> **TASK TO COMPLETE**
Transcribe the records word for word, beginning with the first line and ending with the line that contains "ΔH°rxn = -2984.0 kJ/mol"; include nothing else.

(Collected data entries)
::::

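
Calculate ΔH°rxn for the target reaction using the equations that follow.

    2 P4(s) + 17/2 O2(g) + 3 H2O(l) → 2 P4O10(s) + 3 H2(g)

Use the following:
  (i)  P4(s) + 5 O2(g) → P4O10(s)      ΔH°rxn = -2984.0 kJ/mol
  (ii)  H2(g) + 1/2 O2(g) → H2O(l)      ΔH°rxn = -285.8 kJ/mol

ΔH°rxn = -5110.6 kJ/mol

(i) × 2 (scale by 2 for the 2 P4O10(s)): (2)·(-2984.0) = -5968.0 kJ/mol
(ii) reversed and × 3 (H2O(l) must end up as a reactant; ×3 to match 3 H2O(l) in the target): (-3)·(-285.8) = +857.4 kJ/mol
ΔH°rxn = (-5968.0) + (+857.4) = -5110.6 kJ/mol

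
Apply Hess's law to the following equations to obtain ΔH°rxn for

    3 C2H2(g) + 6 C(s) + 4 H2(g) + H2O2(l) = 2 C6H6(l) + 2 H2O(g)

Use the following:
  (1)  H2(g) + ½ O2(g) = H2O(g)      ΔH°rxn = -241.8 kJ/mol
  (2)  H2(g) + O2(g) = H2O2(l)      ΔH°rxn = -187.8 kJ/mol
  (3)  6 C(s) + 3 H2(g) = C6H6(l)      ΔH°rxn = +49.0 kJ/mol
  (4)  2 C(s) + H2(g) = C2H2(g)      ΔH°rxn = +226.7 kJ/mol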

::::

> **TASK ANSWER**
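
Calculate ΔH°rxn for the target reaction using the equations that follow.

    2 P4(s) + 17/2 O2(g) + 3 H2O(l) → 2 P4O10(s) + 3 H2(g)

Use the following:
  (i)  P4(s) + 5 O2(g) → P4O10(s)      ΔH°rxn = -2984.0 kJ/mol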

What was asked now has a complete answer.